[Exercise aim]
Go through the listing and copy every line word for word.
== Segment start ==
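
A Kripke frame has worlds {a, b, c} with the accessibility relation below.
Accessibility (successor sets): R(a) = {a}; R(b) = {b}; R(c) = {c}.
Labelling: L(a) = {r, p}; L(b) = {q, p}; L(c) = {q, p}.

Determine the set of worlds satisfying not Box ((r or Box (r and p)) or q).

Let φ = not Box ((r or Box (r and p)) or q). Evaluate φ at each world:
  a (successors {a}): φ is false.
  b (successors {b}): φ is false.
  c (successors {c}): φ is false.
For instance, at b:
  At b: Box ((r or Box (r and p)) or q) is true, so not Box ((r or Box (r and p)) or q) is false.
    At b: Box ((r or Box (r and p)) or q) requires (r or Box (r and p)) or q at every successor {b}.
      At b: (r or Box (r and p)) or q is true.
    So Box ((r or Box (r and p)) or q) is true at b.
Satisfying worlds: none.

none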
== Segment end ==
[Solved exercise]
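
A Kripke frame has worlds {a, b, c} with the accessibility relation below.
Accessibility (successor sets): R(a) = {a}; R(b) = {b}; R(c) = {c}.
Labelling: L(a) = {r, p}; L(b) = {q, p}; L(c) = {q, p}.

Determine the set of worlds satisfying not Box ((r or Box (r and p)) or q).

Let φ = not Box ((r or Box (r and p)) or q). Evaluate φ at each world:
  a (successors {a}): φ is false.
  b (successors {b}): φ is false.
  c (successors {c}): φ is false.
For instance, at b:
  At b: Box ((r or Box (r and p)) or q) is true, so not Box ((r or Box (r and p)) or q) is false.
    At b: Box ((r or Box (r and p)) or q) requires (r or Box (r and p)) or q at every successor {b}.
      At b: (r or Box (r and p)) or q is true.
    So Box ((r or Box (r and p)) or q) is true at b.
Satisfying worlds: none.

none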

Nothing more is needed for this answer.